Stored data entries
□ □ □ □

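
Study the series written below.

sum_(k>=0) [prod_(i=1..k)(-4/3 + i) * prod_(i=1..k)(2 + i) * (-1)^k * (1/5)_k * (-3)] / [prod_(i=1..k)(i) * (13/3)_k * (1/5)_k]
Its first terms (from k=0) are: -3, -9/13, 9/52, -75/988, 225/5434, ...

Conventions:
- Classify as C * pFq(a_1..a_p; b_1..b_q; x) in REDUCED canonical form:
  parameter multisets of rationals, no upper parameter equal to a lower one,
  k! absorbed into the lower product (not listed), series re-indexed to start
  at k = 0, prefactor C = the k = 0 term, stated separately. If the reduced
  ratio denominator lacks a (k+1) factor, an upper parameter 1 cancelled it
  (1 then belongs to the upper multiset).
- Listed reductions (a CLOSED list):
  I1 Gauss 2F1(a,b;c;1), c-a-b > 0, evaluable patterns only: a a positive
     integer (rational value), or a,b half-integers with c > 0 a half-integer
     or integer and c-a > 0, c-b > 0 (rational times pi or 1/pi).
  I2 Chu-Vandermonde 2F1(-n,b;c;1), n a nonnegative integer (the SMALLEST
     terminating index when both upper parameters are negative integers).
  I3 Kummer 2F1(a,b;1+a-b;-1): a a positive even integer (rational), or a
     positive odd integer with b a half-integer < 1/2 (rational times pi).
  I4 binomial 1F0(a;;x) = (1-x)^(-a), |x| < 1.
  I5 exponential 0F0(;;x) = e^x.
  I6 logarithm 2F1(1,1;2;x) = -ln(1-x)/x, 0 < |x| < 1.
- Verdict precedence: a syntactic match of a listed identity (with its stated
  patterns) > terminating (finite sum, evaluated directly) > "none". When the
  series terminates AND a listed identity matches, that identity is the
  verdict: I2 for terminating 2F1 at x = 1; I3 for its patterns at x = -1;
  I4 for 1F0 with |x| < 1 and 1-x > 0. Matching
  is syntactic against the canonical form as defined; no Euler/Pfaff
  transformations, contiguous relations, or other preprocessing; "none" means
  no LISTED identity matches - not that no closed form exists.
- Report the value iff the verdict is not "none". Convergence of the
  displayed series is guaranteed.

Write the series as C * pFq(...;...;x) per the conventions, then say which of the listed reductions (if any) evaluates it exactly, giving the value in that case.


Classification (C = -3): 2F1 with upper {-1/3, 3}, lower {13/3}, argument x = -1. Verdict: none. A 2F1 with upper {-1/3, 3} fits none of I1-I6 at x = -1; the sum runs forever.

Structural cue: with t_0 = -3, the running product (prefactor -3) telescopes to a rising factorial.
Step ratio: r(k) = (-1) * (k-1/3) (k+3) / [(k+13/3) (k+1)] - poly over poly, x = (-1) from leading terms; C = -3 at k = 0.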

□ □ □ □

= What the exercise asks =
Go through the records above and copy each line exactly.

= Completed task =
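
Study the series written below.

sum_(k>=0) [prod_(i=1..k)(-4/3 + i) * prod_(i=1..k)(2 + i) * (-1)^k * (1/5)_k * (-3)] / [prod_(i=1..k)(i) * (13/3)_k * (1/5)_k]
Its first terms (from k=0) are: -3, -9/13, 9/52, -75/988, 225/5434, ...

Conventions:
- Classify as C * pFq(a_1..a_p; b_1..b_q; x) in REDUCED canonical form:
  parameter multisets of rationals, no upper parameter equal to a lower one,
  k! absorbed into the lower product (not listed), series re-indexed to start
  at k = 0, prefactor C = the k = 0 term, stated separately. If the reduced
  ratio denominator lacks a (k+1) factor, an upper parameter 1 cancelled it
  (1 then belongs to the upper multiset).
- Listed reductions (a CLOSED list):
  I1 Gauss 2F1(a,b;c;1), c-a-b > 0, evaluable patterns only: a a positive
     integer (rational value), or a,b half-integers with c > 0 a half-integer
     or integer and c-a > 0, c-b > 0 (rational times pi or 1/pi).
  I2 Chu-Vandermonde 2F1(-n,b;c;1), n a nonnegative integer (the SMALLEST
     terminating index when both upper parameters are negative integers).
  I3 Kummer 2F1(a,b;1+a-b;-1): a a positive even integer (rational), or a
     positive odd integer with b a half-integer < 1/2 (rational times pi).
  I4 binomial 1F0(a;;x) = (1-x)^(-a), |x| < 1.
  I5 exponential 0F0(;;x) = e^x.
  I6 logarithm 2F1(1,1;2;x) = -ln(1-x)/x, 0 < |x| < 1.
- Verdict precedence: a syntactic match of a listed identity (with its stated
  patterns) > terminating (finite sum, evaluated directly) > "none". When the
  series terminates AND a listed identity matches, that identity is the
  verdict: I2 for terminating 2F1 at x = 1; I3 for its patterns at x = -1;
  I4 for 1F0 with |x| < 1 and 1-x > 0. Matching
  is syntactic against the canonical form as defined; no Euler/Pfaff
  transformations, contiguous relations, or other preprocessing; "none" means
  no LISTED identity matches - not that no closed form exists.
- Report the value iff the verdict is not "none". Convergence of the
  displayed series is guaranteed.

Write the series as C * pFq(...;...;x) per the conventions, then say which of the listed reductions (if any) evaluates it exactly, giving the value in that case.


Classification (C = -3): 2F1 with upper {-1/3, 3}, lower {13/3}, argument x = -1. Verdict: none. A 2F1 with upper {-1/3, 3} fits none of I1-I6 at x = -1; the sum runs forever.

Structural cue: with t_0 = -3, the running product (prefactor -3) telescopes to a rising factorial.
Step ratio: r(k) = (-1) * (k-1/3) (k+3) / [(k+13/3) (k+1)] - poly over poly, x = (-1) from leading terms; C = -3 at k = 0.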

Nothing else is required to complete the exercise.